- **BRIEF**
Give back exactly the lines of the data below, starting with the line that has "[v16.90, v16.2, v16.73]" and going on through the line that has "Apr 1st ? Apr".

- **DATA IN THIS EXERCISE**
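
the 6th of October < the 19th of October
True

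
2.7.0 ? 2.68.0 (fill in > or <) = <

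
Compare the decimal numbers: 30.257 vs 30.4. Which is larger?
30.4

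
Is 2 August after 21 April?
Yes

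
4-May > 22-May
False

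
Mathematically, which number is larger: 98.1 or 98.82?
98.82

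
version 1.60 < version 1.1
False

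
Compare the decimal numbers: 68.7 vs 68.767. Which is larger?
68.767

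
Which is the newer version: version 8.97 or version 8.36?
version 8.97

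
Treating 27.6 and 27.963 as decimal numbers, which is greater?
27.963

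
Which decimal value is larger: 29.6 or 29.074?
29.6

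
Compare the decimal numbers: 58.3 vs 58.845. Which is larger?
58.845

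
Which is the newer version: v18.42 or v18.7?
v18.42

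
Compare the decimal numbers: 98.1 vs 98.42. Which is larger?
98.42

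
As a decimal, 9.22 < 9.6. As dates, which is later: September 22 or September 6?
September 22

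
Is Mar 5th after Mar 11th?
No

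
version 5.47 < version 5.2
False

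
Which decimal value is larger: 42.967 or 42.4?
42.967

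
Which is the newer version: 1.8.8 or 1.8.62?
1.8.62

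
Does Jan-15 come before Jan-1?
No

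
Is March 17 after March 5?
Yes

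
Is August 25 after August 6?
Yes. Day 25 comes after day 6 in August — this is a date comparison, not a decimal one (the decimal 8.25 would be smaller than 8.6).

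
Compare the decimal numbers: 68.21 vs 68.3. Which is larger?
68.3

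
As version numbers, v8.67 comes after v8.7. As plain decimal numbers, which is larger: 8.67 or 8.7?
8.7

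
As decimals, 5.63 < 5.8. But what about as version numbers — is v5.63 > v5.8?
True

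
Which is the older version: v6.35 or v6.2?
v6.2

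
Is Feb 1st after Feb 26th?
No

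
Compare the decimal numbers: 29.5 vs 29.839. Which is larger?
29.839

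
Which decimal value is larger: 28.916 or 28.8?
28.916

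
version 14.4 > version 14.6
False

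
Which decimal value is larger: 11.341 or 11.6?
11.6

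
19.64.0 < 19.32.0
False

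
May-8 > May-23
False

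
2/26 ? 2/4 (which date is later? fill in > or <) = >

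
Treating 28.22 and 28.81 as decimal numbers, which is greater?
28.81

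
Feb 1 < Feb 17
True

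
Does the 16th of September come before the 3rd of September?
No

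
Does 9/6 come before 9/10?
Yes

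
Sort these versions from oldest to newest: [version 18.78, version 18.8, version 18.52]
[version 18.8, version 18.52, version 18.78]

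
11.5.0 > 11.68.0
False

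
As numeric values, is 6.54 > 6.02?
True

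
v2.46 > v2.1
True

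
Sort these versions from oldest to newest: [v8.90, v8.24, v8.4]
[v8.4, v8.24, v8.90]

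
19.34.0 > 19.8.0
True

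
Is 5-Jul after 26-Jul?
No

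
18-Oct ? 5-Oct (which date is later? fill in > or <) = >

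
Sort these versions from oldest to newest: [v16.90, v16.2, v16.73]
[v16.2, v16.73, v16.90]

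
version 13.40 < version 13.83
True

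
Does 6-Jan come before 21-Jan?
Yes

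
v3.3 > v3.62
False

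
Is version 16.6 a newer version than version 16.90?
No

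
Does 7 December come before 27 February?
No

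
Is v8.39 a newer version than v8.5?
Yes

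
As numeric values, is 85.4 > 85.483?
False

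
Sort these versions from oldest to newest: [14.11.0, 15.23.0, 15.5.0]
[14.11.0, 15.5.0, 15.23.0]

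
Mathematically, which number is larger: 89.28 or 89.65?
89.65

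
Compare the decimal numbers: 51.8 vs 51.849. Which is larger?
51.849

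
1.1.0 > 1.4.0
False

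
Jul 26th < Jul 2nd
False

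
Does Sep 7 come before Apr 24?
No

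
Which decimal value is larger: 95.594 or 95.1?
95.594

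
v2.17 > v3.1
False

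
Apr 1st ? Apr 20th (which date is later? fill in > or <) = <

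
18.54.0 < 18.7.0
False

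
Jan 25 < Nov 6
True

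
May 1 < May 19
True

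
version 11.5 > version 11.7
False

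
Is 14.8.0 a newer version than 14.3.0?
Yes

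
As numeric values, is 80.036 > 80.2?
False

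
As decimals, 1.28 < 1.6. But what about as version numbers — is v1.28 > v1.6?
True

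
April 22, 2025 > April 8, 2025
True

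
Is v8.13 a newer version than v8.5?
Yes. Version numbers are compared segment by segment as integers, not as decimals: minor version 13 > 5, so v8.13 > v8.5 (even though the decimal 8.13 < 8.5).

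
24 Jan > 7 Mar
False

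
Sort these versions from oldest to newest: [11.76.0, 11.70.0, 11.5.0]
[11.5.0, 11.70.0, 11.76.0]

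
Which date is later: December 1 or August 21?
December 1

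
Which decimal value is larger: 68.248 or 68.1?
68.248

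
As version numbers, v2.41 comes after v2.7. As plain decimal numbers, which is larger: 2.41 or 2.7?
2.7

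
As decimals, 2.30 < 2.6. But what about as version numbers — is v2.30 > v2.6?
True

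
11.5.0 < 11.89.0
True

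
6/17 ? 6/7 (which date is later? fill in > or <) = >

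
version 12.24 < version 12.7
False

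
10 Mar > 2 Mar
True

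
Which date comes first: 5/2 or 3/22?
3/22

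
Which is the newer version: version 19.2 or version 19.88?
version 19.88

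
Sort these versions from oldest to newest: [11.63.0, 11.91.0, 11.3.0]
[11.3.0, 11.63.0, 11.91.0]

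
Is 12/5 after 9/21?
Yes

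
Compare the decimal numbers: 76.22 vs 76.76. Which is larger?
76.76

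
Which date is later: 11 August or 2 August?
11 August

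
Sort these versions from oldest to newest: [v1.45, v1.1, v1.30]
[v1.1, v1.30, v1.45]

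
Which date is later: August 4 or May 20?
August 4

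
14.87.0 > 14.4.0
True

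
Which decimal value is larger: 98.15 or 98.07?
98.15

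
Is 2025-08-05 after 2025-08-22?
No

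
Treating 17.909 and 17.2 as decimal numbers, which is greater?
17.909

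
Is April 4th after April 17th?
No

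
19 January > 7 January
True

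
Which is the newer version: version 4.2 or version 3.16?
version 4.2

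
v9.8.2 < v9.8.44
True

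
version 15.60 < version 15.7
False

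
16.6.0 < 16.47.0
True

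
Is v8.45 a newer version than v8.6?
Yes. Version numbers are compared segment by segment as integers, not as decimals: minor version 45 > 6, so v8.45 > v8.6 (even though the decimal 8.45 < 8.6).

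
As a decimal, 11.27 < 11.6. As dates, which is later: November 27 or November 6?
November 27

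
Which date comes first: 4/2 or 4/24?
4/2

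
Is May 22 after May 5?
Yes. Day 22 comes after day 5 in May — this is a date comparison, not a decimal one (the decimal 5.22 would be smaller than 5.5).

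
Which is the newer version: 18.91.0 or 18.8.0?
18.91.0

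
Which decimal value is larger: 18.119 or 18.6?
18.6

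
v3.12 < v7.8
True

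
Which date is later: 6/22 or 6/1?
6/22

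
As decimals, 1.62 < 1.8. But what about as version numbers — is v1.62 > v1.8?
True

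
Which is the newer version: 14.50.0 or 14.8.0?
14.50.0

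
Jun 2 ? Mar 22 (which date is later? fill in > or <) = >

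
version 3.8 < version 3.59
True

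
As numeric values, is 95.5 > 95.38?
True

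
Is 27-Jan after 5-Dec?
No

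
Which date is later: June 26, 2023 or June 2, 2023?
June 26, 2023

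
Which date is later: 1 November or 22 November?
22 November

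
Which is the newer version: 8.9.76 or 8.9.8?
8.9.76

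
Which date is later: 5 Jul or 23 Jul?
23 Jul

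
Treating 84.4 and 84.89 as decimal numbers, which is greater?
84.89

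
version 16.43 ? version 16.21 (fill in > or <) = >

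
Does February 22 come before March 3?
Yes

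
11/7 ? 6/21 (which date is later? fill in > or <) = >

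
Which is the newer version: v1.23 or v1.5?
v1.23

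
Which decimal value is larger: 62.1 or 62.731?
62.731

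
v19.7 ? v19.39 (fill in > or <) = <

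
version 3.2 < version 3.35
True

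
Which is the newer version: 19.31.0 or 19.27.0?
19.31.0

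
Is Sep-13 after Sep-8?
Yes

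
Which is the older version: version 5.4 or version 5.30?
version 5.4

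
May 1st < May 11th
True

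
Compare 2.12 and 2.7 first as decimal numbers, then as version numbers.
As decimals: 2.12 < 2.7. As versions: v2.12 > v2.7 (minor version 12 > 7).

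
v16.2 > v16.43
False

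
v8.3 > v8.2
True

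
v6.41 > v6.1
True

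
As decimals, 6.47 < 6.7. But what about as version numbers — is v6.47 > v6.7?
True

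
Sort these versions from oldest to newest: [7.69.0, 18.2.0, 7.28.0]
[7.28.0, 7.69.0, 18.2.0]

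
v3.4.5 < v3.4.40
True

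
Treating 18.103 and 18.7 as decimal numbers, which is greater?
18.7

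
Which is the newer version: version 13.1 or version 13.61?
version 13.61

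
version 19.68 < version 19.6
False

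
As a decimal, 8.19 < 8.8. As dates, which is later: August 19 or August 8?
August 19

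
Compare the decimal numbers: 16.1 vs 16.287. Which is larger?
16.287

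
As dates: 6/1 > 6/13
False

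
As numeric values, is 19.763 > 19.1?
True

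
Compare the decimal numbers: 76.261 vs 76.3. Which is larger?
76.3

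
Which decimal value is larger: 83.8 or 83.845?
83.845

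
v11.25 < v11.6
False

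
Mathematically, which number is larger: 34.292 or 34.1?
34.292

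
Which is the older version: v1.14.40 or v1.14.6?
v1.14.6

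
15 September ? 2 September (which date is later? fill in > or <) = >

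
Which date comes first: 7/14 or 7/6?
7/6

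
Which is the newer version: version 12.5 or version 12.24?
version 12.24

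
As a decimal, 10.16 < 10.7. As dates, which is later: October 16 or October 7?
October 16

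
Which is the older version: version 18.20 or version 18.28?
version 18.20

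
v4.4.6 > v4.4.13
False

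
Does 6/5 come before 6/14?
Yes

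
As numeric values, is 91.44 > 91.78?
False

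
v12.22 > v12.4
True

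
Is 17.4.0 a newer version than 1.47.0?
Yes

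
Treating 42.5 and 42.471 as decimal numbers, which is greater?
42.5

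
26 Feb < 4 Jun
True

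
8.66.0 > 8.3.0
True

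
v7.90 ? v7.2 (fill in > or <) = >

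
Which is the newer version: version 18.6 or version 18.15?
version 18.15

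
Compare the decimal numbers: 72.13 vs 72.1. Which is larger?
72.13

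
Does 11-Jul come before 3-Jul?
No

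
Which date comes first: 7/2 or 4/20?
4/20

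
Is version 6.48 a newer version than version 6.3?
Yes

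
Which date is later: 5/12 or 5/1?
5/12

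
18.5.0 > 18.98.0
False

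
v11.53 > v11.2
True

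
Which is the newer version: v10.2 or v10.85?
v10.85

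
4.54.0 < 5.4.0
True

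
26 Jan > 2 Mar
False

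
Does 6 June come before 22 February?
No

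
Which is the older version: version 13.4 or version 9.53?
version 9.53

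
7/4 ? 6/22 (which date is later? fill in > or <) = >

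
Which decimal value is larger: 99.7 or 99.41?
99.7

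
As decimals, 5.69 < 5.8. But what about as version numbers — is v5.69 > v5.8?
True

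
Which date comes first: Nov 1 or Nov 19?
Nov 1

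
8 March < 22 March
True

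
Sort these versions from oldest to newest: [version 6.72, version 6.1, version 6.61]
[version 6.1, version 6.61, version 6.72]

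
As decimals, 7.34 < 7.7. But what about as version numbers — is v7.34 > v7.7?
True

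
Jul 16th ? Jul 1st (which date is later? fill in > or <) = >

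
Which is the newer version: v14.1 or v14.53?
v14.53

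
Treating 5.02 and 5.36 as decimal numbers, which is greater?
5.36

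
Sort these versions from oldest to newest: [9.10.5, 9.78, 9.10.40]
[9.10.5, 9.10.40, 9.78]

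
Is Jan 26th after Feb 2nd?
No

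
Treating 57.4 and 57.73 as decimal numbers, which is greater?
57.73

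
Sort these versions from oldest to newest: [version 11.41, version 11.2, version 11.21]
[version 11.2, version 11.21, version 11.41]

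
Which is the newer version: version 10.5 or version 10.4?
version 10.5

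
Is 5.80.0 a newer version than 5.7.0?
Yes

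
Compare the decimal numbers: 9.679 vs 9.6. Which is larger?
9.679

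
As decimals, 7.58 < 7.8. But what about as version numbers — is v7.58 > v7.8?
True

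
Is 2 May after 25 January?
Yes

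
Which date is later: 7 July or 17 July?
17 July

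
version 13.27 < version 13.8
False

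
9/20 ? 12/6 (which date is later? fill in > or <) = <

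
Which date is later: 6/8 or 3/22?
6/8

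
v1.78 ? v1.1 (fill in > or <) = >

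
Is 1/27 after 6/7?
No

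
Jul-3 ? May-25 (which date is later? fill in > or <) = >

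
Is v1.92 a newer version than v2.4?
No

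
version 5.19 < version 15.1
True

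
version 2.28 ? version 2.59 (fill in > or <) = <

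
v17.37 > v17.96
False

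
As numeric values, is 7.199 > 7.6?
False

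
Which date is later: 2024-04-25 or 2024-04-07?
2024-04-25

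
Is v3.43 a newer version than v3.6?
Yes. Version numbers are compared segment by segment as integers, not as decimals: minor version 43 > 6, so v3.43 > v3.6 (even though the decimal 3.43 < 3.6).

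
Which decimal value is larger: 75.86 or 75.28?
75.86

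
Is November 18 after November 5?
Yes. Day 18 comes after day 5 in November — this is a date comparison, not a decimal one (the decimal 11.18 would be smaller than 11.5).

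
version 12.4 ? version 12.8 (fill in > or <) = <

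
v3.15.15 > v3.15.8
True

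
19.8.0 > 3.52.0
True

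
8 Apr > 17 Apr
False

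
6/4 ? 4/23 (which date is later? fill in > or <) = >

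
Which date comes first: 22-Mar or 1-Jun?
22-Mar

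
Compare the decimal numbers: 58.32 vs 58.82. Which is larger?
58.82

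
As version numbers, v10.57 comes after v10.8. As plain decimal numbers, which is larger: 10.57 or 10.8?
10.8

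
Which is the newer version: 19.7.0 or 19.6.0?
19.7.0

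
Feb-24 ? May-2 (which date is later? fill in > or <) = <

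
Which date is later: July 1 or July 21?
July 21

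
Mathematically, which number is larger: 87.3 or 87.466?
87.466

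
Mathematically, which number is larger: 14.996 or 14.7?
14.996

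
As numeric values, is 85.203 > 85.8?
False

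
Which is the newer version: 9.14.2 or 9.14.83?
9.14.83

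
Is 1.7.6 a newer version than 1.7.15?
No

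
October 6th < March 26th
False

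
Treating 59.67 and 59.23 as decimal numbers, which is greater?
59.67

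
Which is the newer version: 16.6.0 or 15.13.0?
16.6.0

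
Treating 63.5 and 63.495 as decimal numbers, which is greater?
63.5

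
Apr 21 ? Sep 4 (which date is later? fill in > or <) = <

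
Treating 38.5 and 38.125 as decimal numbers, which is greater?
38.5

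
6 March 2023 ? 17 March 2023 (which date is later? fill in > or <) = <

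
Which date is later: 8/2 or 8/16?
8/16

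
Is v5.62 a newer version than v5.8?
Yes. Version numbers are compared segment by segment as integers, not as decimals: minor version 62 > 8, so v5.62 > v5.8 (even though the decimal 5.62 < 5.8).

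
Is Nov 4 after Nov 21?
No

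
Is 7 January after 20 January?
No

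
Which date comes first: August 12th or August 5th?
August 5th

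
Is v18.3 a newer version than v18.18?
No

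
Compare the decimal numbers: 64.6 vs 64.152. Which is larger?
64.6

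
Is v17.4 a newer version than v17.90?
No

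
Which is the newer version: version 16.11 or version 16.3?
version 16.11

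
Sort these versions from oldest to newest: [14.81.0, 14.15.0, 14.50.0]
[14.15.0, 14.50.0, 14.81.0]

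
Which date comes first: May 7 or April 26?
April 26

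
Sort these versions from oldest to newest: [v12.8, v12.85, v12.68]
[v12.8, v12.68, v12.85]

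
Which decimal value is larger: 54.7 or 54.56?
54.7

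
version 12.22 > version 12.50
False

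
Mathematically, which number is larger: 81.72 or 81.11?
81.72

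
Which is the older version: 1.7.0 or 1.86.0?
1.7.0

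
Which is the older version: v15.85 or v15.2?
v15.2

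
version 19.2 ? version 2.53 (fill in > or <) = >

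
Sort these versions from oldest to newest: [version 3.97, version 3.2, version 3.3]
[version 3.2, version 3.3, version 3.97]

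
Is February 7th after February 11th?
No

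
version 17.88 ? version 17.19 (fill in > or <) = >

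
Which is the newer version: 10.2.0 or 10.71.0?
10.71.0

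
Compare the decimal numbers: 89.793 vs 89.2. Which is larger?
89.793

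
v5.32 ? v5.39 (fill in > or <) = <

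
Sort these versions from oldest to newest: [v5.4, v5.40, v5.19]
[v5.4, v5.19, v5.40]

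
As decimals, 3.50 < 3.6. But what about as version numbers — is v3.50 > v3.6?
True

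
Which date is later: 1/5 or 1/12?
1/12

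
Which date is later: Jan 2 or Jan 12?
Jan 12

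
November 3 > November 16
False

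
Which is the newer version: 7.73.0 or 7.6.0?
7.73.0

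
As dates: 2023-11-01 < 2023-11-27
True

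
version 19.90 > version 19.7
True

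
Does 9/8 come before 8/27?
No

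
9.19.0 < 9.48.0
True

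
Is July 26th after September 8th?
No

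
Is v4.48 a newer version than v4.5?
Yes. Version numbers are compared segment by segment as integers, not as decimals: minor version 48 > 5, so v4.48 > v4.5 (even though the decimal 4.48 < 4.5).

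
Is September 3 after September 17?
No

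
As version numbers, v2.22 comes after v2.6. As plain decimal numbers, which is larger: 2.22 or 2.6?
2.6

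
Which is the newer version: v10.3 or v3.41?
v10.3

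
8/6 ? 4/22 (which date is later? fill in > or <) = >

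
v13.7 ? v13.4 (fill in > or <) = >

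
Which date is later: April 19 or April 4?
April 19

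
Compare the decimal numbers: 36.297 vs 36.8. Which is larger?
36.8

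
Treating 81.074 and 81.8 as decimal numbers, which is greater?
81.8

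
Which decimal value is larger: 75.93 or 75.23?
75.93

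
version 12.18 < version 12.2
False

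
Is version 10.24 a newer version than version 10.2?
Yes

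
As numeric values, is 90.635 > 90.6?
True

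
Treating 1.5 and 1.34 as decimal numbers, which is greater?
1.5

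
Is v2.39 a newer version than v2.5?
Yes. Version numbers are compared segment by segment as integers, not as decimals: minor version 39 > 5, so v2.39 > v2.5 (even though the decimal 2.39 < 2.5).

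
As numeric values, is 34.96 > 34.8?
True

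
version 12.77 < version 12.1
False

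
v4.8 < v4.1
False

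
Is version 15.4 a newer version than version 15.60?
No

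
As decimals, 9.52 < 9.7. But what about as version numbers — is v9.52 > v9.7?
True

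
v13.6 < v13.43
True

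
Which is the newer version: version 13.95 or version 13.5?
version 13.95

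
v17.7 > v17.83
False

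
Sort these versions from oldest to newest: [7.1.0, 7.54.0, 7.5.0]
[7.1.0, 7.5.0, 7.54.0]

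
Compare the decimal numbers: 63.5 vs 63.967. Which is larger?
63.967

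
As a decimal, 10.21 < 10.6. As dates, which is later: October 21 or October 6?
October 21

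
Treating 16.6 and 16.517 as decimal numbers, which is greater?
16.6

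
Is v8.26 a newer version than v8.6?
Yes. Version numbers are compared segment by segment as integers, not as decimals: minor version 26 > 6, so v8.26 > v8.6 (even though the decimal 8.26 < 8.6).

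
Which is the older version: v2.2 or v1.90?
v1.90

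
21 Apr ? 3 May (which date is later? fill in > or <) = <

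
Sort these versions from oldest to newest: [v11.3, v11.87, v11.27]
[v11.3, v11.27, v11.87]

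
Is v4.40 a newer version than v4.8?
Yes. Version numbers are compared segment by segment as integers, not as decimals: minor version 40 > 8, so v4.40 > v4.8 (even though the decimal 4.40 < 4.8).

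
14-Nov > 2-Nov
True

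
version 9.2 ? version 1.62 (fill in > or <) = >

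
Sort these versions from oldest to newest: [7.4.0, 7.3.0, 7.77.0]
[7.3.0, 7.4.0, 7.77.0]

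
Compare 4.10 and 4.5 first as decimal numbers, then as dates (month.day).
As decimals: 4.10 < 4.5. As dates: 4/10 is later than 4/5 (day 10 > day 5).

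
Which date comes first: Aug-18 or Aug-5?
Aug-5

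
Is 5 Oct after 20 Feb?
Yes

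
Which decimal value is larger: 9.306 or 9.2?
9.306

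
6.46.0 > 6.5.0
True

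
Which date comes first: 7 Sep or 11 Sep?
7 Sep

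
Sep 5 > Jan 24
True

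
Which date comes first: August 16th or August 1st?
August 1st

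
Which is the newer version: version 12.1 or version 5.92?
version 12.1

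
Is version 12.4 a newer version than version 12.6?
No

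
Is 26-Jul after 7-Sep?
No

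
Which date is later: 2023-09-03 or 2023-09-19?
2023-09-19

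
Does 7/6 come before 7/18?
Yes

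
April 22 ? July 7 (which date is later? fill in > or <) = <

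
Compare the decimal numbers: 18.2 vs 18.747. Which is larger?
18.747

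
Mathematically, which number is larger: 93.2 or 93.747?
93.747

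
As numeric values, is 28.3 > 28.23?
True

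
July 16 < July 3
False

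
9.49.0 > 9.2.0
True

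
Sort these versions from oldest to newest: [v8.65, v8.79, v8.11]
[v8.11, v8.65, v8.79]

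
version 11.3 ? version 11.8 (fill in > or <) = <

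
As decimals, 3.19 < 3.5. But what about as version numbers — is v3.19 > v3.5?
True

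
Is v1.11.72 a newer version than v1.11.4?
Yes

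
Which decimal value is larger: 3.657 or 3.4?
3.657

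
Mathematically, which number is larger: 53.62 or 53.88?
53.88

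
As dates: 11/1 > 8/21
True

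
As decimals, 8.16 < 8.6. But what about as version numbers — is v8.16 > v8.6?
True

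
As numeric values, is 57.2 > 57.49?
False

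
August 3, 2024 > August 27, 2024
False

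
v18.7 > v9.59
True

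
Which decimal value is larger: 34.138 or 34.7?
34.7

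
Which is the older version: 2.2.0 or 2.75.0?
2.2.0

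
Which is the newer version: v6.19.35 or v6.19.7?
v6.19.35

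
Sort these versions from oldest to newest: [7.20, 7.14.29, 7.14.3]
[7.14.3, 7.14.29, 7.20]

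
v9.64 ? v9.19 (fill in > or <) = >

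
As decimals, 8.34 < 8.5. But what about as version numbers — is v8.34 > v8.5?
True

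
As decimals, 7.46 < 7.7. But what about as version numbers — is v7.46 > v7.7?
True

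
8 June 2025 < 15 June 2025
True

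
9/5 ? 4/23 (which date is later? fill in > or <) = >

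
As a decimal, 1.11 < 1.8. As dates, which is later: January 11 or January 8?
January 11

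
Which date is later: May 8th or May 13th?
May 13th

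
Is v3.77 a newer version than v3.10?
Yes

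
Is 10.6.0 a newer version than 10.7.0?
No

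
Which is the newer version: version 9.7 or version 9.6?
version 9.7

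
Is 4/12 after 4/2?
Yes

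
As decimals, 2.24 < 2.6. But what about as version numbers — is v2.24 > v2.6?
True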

- **REPLY TO THE EXERCISE**
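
Sort these versions from oldest to newest: [v16.90, v16.2, v16.73]
[v16.2, v16.73, v16.90]

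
version 13.40 < version 13.83
True

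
Does 6-Jan come before 21-Jan?
Yes

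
v3.3 > v3.62
False

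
Is version 16.6 a newer version than version 16.90?
No

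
Does 7 December come before 27 February?
No

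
Is v8.39 a newer version than v8.5?
Yes

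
As numeric values, is 85.4 > 85.483?
False

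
Sort these versions from oldest to newest: [14.11.0, 15.23.0, 15.5.0]
[14.11.0, 15.5.0, 15.23.0]

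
Mathematically, which number is larger: 89.28 or 89.65?
89.65

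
Compare the decimal numbers: 51.8 vs 51.849. Which is larger?
51.849

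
1.1.0 > 1.4.0
False

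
Jul 26th < Jul 2nd
False

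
Does Sep 7 come before Apr 24?
No

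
Which decimal value is larger: 95.594 or 95.1?
95.594

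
v2.17 > v3.1
False

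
Apr 1st ? Apr 20th (which date is later? fill in > or <) = <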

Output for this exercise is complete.